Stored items
*** Begin section ***

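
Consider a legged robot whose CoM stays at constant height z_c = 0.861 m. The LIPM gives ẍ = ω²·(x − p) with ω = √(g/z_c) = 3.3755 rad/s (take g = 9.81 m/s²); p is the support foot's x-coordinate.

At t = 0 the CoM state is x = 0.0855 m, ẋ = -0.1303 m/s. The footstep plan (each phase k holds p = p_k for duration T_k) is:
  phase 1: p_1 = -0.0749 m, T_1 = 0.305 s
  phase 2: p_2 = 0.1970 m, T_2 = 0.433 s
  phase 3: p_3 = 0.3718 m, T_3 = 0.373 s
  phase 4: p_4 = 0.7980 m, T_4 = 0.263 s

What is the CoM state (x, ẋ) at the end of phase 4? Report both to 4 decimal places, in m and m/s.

x = 0.7069, ẋ = 0.3719

phase 1: p=-0.0749, T=0.305, ωT=1.029527, cosh=1.578459, sinh=1.221283; start (x,ẋ)=(0.085500, -0.130300) → end (x,ẋ)=(0.131141, 0.455567)
phase 2: p=0.1970, T=0.433, ωT=1.461592, cosh=2.272342, sinh=2.040475; start (x,ẋ)=(0.131141, 0.455567) → end (x,ẋ)=(0.322734, 0.581593)
phase 3: p=0.3718, T=0.373, ωT=1.259062, cosh=1.903017, sinh=1.619097; start (x,ẋ)=(0.322734, 0.581593) → end (x,ẋ)=(0.557395, 0.838625)
phase 4: p=0.7980, T=0.263, ωT=0.887757, cosh=1.420625, sinh=1.009047; start (x,ẋ)=(0.557395, 0.838625) → end (x,ẋ)=(0.706883, 0.371861)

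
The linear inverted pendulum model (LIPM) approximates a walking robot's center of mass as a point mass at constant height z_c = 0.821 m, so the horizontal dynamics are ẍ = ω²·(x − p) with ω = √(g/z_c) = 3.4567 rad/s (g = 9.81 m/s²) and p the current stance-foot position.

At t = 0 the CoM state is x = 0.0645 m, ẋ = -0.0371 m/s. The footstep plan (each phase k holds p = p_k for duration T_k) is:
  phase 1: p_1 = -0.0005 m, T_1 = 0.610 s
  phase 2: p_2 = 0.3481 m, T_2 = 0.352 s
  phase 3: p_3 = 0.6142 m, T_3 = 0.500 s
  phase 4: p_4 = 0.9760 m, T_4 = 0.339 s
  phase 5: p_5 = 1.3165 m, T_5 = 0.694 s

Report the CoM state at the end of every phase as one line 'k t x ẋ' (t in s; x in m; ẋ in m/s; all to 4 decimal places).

phase 1: p=-0.0005, T=0.610, ωT=2.108587, cosh=4.179002, sinh=4.057593; start (x,ẋ)=(0.064500, -0.037100) → end (x,ẋ)=(0.227586, 0.756641)
phase 2: p=0.3481, T=0.352, ωT=1.216758, cosh=1.836207, sinh=1.540018; start (x,ẋ)=(0.227586, 0.756641) → end (x,ẋ)=(0.463908, 0.747807)
phase 3: p=0.6142, T=0.500, ωT=1.728350, cosh=2.904466, sinh=2.726889; start (x,ẋ)=(0.463908, 0.747807) → end (x,ẋ)=(0.767604, 0.755320)
phase 4: p=0.9760, T=0.339, ωT=1.171821, cosh=1.768834, sinh=1.459032; start (x,ẋ)=(0.767604, 0.755320) → end (x,ẋ)=(0.926194, 0.285005)
phase 5: p=1.3165, T=0.694, ωT=2.398950, cosh=5.551210, sinh=5.460396; start (x,ẋ)=(0.926194, 0.285005) → end (x,ẋ)=(-0.399961, -5.784886)

1 0.6100 0.2276 0.7566
2 0.9620 0.4639 0.7478
3 1.4620 0.7676 0.7553
4 1.8010 0.9262 0.2850
5 2.4950 -0.4000 -5.7849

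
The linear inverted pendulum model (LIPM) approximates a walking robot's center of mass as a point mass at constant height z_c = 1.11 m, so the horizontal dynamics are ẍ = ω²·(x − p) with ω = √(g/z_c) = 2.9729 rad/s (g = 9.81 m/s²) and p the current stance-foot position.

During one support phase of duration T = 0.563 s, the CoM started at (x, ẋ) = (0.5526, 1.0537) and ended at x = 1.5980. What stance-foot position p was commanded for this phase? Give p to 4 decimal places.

p = 0.4766

ωT = 2.9729·0.563 = 1.673743; cosh(ωT) = 2.759815, sinh(ωT) = 2.572272
x(T) = p + (x₀−p)·cosh(ωT) + (ẋ₀/ω)·sinh(ωT) ⇒ p·(1 − cosh) = x(T) − x₀·cosh − (ẋ₀/ω)·sinh
numerator   = 1.5980 − (0.5526)·2.759815 − (1.0537/2.9729)·2.572272 = -0.838777
denominator = 1 − 2.759815 = -1.759815
p = -0.838777 / -1.759815 = 0.4766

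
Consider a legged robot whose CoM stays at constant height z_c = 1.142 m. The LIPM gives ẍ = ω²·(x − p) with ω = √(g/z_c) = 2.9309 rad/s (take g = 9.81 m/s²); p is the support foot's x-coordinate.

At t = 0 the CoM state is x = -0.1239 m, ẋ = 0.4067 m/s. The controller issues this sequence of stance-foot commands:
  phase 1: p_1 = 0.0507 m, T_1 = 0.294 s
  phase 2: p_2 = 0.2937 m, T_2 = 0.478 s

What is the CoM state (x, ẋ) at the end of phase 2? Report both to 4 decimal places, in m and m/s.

x = -0.4179, ẋ = -1.8146

phase 1: p=0.0507, T=0.294, ωT=0.861685, cosh=1.394797, sinh=0.972348; start (x,ẋ)=(-0.123900, 0.406700) → end (x,ẋ)=(-0.057906, 0.069680)
phase 2: p=0.2937, T=0.478, ωT=1.400970, cosh=2.152747, sinh=1.906389; start (x,ẋ)=(-0.057906, 0.069680) → end (x,ẋ)=(-0.417896, -1.814573)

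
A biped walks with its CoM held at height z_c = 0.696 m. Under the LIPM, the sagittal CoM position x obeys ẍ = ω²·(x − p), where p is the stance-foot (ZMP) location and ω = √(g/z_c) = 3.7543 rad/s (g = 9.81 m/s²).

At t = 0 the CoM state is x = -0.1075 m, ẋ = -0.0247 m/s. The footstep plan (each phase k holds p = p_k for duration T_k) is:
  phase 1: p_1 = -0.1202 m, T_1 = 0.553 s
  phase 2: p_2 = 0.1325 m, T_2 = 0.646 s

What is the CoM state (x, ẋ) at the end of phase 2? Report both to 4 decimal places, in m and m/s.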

*** End section ***

ABOUT THIS TASK ::
None of the records may be left out; each is to be restated exactly.

WRITTEN SOLUTION ::
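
Consider a legged robot whose CoM stays at constant height z_c = 0.861 m. The LIPM gives ẍ = ω²·(x − p) with ω = √(g/z_c) = 3.3755 rad/s (take g = 9.81 m/s²); p is the support foot's x-coordinate.

At t = 0 the CoM state is x = 0.0855 m, ẋ = -0.1303 m/s. The footstep plan (each phase k holds p = p_k for duration T_k) is:
  phase 1: p_1 = -0.0749 m, T_1 = 0.305 s
  phase 2: p_2 = 0.1970 m, T_2 = 0.433 s
  phase 3: p_3 = 0.3718 m, T_3 = 0.373 s
  phase 4: p_4 = 0.7980 m, T_4 = 0.263 s

What is the CoM state (x, ẋ) at the end of phase 4? Report both to 4 decimal places, in m and m/s.

x = 0.7069, ẋ = 0.3719

phase 1: p=-0.0749, T=0.305, ωT=1.029527, cosh=1.578459, sinh=1.221283; start (x,ẋ)=(0.085500, -0.130300) → end (x,ẋ)=(0.131141, 0.455567)
phase 2: p=0.1970, T=0.433, ωT=1.461592, cosh=2.272342, sinh=2.040475; start (x,ẋ)=(0.131141, 0.455567) → end (x,ẋ)=(0.322734, 0.581593)
phase 3: p=0.3718, T=0.373, ωT=1.259062, cosh=1.903017, sinh=1.619097; start (x,ẋ)=(0.322734, 0.581593) → end (x,ẋ)=(0.557395, 0.838625)
phase 4: p=0.7980, T=0.263, ωT=0.887757, cosh=1.420625, sinh=1.009047; start (x,ẋ)=(0.557395, 0.838625) → end (x,ẋ)=(0.706883, 0.371861)

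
The linear inverted pendulum model (LIPM) approximates a walking robot's center of mass as a point mass at constant height z_c = 0.821 m, so the horizontal dynamics are ẍ = ω²·(x − p) with ω = √(g/z_c) = 3.4567 rad/s (g = 9.81 m/s²) and p the current stance-foot position.

At t = 0 the CoM state is x = 0.0645 m, ẋ = -0.0371 m/s. The footstep plan (each phase k holds p = p_k for duration T_k) is:
  phase 1: p_1 = -0.0005 m, T_1 = 0.610 s
  phase 2: p_2 = 0.3481 m, T_2 = 0.352 s
  phase 3: p_3 = 0.6142 m, T_3 = 0.500 s
  phase 4: p_4 = 0.9760 m, T_4 = 0.339 s
  phase 5: p_5 = 1.3165 m, T_5 = 0.694 s

Report the CoM state at the end of every phase as one line 'k t x ẋ' (t in s; x in m; ẋ in m/s; all to 4 decimal places).

phase 1: p=-0.0005, T=0.610, ωT=2.108587, cosh=4.179002, sinh=4.057593; start (x,ẋ)=(0.064500, -0.037100) → end (x,ẋ)=(0.227586, 0.756641)
phase 2: p=0.3481, T=0.352, ωT=1.216758, cosh=1.836207, sinh=1.540018; start (x,ẋ)=(0.227586, 0.756641) → end (x,ẋ)=(0.463908, 0.747807)
phase 3: p=0.6142, T=0.500, ωT=1.728350, cosh=2.904466, sinh=2.726889; start (x,ẋ)=(0.463908, 0.747807) → end (x,ẋ)=(0.767604, 0.755320)
phase 4: p=0.9760, T=0.339, ωT=1.171821, cosh=1.768834, sinh=1.459032; start (x,ẋ)=(0.767604, 0.755320) → end (x,ẋ)=(0.926194, 0.285005)
phase 5: p=1.3165, T=0.694, ωT=2.398950, cosh=5.551210, sinh=5.460396; start (x,ẋ)=(0.926194, 0.285005) → end (x,ẋ)=(-0.399961, -5.784886)

1 0.6100 0.2276 0.7566
2 0.9620 0.4639 0.7478
3 1.4620 0.7676 0.7553
4 1.8010 0.9262 0.2850
5 2.4950 -0.4000 -5.7849

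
The linear inverted pendulum model (LIPM) approximates a walking robot's center of mass as a point mass at constant height z_c = 1.11 m, so the horizontal dynamics are ẍ = ω²·(x − p) with ω = √(g/z_c) = 2.9729 rad/s (g = 9.81 m/s²) and p the current stance-foot position.

During one support phase of duration T = 0.563 s, the CoM started at (x, ẋ) = (0.5526, 1.0537) and ended at x = 1.5980. What stance-foot position p was commanded for this phase? Give p to 4 decimal places.

p = 0.4766

ωT = 2.9729·0.563 = 1.673743; cosh(ωT) = 2.759815, sinh(ωT) = 2.572272
x(T) = p + (x₀−p)·cosh(ωT) + (ẋ₀/ω)·sinh(ωT) ⇒ p·(1 − cosh) = x(T) − x₀·cosh − (ẋ₀/ω)·sinh
numerator   = 1.5980 − (0.5526)·2.759815 − (1.0537/2.9729)·2.572272 = -0.838777
denominator = 1 − 2.759815 = -1.759815
p = -0.838777 / -1.759815 = 0.4766

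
Consider a legged robot whose CoM stays at constant height z_c = 1.142 m. The LIPM gives ẍ = ω²·(x − p) with ω = √(g/z_c) = 2.9309 rad/s (take g = 9.81 m/s²); p is the support foot's x-coordinate.

At t = 0 the CoM state is x = -0.1239 m, ẋ = 0.4067 m/s. The controller issues this sequence of stance-foot commands:
  phase 1: p_1 = 0.0507 m, T_1 = 0.294 s
  phase 2: p_2 = 0.2937 m, T_2 = 0.478 s

What is the CoM state (x, ẋ) at the end of phase 2? Report both to 4 decimal places, in m and m/s.

x = -0.4179, ẋ = -1.8146

phase 1: p=0.0507, T=0.294, ωT=0.861685, cosh=1.394797, sinh=0.972348; start (x,ẋ)=(-0.123900, 0.406700) → end (x,ẋ)=(-0.057906, 0.069680)
phase 2: p=0.2937, T=0.478, ωT=1.400970, cosh=2.152747, sinh=1.906389; start (x,ẋ)=(-0.057906, 0.069680) → end (x,ẋ)=(-0.417896, -1.814573)

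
A biped walks with its CoM held at height z_c = 0.696 m. Under the LIPM, the sagittal CoM position x obeys ẍ = ω²·(x − p), where p is the stance-foot (ZMP) location and ω = √(g/z_c) = 3.7543 rad/s (g = 9.81 m/s²).

At t = 0 the CoM state is x = -0.1075 m, ẋ = -0.0247 m/s. The footstep plan (each phase k holds p = p_k for duration T_k) is:
  phase 1: p_1 = -0.1202 m, T_1 = 0.553 s
  phase 2: p_2 = 0.1325 m, T_2 = 0.646 s

What is the CoM state (x, ẋ) at the end of phase 2? Report both to 4 decimal places, in m and m/s.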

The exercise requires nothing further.